RECORDS FOR THIS TASK:
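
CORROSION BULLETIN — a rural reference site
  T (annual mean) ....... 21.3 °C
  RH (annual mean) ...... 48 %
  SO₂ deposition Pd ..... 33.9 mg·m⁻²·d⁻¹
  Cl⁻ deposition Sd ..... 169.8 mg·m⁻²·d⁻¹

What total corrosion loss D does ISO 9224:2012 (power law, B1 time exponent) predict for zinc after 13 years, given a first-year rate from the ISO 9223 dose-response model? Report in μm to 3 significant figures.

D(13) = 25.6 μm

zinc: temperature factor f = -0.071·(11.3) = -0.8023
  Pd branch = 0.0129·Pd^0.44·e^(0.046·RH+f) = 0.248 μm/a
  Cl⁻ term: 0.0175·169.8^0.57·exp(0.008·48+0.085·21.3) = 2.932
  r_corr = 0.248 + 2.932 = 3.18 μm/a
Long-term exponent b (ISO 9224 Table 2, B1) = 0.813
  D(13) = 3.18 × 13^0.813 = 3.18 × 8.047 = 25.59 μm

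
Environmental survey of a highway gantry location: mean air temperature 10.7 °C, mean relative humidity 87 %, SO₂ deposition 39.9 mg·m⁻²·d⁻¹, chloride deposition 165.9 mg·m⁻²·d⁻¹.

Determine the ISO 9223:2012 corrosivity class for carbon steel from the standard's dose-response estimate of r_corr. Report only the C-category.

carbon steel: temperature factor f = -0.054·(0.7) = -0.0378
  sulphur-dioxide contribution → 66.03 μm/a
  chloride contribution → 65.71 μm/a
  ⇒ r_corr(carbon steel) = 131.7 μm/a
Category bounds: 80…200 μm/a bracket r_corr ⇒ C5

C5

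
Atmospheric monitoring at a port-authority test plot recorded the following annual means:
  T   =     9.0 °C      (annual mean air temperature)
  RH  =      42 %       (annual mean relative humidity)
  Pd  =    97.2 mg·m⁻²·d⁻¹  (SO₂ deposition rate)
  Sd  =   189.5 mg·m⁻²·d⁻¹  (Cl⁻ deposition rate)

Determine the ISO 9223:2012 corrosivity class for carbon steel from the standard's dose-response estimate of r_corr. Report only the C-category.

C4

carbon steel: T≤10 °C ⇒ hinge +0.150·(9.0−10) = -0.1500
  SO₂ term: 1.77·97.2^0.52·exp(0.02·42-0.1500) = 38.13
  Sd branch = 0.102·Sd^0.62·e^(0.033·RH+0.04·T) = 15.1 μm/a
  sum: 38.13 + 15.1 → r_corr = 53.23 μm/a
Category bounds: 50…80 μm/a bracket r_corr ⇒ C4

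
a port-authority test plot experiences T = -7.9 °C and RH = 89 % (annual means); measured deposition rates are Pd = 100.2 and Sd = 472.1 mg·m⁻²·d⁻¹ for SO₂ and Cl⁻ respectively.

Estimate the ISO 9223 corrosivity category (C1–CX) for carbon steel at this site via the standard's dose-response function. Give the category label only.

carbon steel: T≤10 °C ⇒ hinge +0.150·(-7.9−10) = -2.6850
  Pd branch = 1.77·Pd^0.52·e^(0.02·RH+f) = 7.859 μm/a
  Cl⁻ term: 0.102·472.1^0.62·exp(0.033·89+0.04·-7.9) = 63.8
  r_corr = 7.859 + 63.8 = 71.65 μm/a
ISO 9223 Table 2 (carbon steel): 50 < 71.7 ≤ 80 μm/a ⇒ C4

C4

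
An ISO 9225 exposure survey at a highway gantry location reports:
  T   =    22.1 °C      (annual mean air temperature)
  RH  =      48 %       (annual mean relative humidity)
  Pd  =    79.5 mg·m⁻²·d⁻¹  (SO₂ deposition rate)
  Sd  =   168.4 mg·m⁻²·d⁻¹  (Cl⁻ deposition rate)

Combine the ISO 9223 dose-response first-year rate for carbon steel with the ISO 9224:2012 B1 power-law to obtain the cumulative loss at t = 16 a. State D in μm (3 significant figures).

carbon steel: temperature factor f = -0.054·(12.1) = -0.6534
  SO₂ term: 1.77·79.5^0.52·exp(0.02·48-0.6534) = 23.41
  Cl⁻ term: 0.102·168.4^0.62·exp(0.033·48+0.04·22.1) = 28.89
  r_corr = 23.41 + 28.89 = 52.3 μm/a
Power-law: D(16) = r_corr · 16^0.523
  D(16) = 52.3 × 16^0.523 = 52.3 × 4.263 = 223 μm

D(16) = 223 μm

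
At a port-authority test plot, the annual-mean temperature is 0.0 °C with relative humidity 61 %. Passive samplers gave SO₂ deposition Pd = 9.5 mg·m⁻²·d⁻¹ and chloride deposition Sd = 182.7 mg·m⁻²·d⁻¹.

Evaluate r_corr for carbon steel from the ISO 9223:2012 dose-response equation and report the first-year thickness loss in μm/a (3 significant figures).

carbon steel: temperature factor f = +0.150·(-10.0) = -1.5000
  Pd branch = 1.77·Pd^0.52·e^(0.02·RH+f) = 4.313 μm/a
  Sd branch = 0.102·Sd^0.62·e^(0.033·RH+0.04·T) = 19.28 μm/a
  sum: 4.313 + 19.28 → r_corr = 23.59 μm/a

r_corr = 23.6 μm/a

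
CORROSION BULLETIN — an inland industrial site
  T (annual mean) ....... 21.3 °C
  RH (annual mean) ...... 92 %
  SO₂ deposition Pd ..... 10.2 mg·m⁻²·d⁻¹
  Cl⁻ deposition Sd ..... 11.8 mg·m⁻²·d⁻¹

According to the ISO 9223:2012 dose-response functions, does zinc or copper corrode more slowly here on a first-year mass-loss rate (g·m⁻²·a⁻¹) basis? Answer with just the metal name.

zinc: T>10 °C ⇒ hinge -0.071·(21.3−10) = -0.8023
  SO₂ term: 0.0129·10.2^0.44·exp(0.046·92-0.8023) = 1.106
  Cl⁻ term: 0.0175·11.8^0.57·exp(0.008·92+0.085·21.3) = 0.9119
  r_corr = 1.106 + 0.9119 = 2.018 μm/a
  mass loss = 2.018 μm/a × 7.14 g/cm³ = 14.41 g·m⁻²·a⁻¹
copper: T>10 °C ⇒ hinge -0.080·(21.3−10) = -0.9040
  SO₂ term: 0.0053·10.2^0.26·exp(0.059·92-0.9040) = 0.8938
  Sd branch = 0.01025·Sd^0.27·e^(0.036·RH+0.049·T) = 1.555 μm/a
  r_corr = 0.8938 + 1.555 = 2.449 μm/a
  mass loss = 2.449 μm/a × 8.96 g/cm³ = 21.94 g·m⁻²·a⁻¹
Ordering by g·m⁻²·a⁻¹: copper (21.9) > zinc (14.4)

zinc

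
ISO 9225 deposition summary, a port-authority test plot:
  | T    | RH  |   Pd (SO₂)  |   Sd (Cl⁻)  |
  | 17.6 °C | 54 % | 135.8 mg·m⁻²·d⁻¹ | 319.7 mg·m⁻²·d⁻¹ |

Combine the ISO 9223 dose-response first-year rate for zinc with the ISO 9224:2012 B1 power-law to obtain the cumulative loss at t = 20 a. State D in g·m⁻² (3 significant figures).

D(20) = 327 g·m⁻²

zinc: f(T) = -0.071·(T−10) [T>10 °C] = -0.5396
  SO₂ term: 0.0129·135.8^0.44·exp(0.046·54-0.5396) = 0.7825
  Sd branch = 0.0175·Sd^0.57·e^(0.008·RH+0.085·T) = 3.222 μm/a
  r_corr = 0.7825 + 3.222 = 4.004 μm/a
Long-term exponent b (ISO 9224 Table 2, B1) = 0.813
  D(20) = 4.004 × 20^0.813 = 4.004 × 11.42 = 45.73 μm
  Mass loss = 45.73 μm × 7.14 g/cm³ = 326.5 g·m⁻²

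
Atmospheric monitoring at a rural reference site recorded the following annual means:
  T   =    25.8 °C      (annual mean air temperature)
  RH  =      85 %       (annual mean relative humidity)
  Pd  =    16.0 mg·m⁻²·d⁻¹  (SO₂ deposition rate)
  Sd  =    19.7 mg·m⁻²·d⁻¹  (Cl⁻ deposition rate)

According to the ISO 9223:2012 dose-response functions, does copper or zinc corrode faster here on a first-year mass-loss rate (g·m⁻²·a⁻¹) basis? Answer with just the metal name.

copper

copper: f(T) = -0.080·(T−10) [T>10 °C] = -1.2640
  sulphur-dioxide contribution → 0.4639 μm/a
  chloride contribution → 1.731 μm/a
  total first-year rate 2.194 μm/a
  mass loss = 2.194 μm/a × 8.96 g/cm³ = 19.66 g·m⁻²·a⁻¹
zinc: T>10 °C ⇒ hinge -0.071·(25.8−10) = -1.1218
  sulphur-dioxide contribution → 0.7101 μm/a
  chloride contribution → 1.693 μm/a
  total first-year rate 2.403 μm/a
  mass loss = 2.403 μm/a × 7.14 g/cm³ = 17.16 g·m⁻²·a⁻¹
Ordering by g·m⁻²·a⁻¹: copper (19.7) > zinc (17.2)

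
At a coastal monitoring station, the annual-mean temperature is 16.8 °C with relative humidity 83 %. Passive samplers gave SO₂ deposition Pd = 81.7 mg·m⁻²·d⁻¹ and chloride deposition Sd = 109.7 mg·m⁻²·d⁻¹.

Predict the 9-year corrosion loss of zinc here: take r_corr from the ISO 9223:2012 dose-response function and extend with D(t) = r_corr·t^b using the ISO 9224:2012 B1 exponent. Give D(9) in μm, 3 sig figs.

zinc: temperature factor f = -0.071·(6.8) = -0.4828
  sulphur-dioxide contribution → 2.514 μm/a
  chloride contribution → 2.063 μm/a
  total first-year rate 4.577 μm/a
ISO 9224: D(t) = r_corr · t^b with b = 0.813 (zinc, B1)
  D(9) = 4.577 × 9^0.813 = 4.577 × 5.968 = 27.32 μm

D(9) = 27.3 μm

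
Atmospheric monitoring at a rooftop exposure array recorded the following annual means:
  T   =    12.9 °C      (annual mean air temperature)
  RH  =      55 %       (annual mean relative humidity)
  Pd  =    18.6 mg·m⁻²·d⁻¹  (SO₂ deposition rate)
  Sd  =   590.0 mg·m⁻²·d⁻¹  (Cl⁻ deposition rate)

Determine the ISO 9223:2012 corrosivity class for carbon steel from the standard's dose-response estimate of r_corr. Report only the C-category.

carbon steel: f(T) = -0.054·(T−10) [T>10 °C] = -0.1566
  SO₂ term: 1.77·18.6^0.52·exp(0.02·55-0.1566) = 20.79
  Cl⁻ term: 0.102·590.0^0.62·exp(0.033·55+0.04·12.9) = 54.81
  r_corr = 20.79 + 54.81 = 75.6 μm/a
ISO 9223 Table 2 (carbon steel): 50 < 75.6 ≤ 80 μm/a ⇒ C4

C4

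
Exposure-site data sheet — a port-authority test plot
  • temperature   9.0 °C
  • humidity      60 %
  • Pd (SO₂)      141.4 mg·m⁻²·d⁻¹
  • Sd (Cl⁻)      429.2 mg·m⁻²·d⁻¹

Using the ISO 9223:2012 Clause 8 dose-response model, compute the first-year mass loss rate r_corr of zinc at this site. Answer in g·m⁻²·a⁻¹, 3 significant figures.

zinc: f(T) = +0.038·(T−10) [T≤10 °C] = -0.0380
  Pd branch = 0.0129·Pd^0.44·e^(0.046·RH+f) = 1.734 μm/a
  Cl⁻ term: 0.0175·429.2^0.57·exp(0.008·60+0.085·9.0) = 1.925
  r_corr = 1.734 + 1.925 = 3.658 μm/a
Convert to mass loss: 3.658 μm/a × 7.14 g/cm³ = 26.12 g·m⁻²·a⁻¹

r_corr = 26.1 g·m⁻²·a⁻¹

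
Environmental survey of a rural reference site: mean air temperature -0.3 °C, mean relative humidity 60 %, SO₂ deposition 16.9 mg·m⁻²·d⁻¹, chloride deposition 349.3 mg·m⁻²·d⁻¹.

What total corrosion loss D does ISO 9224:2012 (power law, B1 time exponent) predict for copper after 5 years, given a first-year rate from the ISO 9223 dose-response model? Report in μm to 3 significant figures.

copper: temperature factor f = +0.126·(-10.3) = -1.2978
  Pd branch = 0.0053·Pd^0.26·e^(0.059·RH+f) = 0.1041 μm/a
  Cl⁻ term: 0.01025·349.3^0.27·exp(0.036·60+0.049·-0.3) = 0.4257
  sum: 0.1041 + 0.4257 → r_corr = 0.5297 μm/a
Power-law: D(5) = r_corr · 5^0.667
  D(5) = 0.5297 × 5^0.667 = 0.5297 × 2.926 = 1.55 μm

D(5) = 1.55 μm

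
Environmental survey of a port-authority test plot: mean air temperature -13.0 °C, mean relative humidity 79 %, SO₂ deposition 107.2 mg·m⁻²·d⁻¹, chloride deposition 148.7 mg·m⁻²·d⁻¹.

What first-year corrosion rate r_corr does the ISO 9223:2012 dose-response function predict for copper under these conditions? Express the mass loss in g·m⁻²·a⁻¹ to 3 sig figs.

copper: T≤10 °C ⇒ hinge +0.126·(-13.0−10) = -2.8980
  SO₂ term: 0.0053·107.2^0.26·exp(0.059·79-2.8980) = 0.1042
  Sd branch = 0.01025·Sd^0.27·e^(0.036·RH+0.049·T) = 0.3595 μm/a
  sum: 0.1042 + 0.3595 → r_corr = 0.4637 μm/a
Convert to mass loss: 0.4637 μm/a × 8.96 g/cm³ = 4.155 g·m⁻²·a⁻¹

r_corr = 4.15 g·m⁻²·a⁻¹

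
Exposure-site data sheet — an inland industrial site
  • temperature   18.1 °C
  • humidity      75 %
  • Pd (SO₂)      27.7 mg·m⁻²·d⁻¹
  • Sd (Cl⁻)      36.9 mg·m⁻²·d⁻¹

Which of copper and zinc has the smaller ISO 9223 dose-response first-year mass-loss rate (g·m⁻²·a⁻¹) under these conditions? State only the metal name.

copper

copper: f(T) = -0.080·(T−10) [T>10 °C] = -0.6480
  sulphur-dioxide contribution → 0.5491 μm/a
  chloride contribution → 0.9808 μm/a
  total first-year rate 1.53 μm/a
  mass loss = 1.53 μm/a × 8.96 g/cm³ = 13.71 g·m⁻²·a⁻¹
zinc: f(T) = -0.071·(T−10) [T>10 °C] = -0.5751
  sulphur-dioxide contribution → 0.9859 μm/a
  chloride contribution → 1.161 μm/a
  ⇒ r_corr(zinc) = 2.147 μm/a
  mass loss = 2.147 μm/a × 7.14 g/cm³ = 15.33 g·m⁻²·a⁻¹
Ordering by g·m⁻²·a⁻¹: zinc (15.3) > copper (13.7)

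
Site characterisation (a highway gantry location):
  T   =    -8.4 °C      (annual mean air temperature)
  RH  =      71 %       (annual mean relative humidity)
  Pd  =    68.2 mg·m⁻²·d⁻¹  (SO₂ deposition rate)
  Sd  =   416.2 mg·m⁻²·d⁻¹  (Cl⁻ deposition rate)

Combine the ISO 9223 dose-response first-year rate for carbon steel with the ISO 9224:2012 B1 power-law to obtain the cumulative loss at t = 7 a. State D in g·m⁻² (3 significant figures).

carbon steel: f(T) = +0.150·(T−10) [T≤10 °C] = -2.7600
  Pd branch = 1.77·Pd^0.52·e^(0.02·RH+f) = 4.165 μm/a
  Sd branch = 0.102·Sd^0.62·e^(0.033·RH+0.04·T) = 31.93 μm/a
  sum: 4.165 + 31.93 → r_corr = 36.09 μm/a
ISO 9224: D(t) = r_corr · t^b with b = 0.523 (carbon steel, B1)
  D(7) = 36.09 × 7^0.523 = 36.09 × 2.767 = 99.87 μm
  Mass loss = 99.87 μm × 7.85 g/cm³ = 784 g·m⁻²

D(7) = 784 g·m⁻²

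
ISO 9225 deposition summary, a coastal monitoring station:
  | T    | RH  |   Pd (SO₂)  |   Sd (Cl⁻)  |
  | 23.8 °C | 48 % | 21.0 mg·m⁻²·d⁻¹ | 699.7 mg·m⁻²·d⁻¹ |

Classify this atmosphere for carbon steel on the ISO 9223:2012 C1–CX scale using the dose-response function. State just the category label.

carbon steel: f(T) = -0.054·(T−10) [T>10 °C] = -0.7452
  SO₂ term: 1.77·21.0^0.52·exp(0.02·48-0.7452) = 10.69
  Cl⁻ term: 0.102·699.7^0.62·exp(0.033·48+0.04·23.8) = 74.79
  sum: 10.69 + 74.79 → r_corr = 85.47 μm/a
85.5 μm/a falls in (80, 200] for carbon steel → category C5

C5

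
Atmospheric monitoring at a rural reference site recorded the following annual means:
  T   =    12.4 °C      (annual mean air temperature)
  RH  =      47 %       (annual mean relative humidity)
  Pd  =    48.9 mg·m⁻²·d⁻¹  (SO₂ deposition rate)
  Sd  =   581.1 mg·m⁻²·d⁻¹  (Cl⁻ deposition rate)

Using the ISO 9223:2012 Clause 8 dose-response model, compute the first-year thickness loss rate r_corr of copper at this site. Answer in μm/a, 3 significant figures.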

WHAT TO PRODUCE:
Set down the lines of the listing above verbatim, first line through the line containing "Environmental survey of a highway", inclusive; add no other lines.

EXERCISE OUTPUT:
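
CORROSION BULLETIN — a rural reference site
  T (annual mean) ....... 21.3 °C
  RH (annual mean) ...... 48 %
  SO₂ deposition Pd ..... 33.9 mg·m⁻²·d⁻¹
  Cl⁻ deposition Sd ..... 169.8 mg·m⁻²·d⁻¹

What total corrosion loss D does ISO 9224:2012 (power law, B1 time exponent) predict for zinc after 13 years, given a first-year rate from the ISO 9223 dose-response model? Report in μm to 3 significant figures.

D(13) = 25.6 μm

zinc: temperature factor f = -0.071·(11.3) = -0.8023
  Pd branch = 0.0129·Pd^0.44·e^(0.046·RH+f) = 0.248 μm/a
  Cl⁻ term: 0.0175·169.8^0.57·exp(0.008·48+0.085·21.3) = 2.932
  r_corr = 0.248 + 2.932 = 3.18 μm/a
Long-term exponent b (ISO 9224 Table 2, B1) = 0.813
  D(13) = 3.18 × 13^0.813 = 3.18 × 8.047 = 25.59 μm

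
Environmental survey of a highway gantry location: mean air temperature 10.7 °C, mean relative humidity 87 %, SO₂ deposition 39.9 mg·m⁻²·d⁻¹, chloride deposition 165.9 mg·m⁻²·d⁻¹.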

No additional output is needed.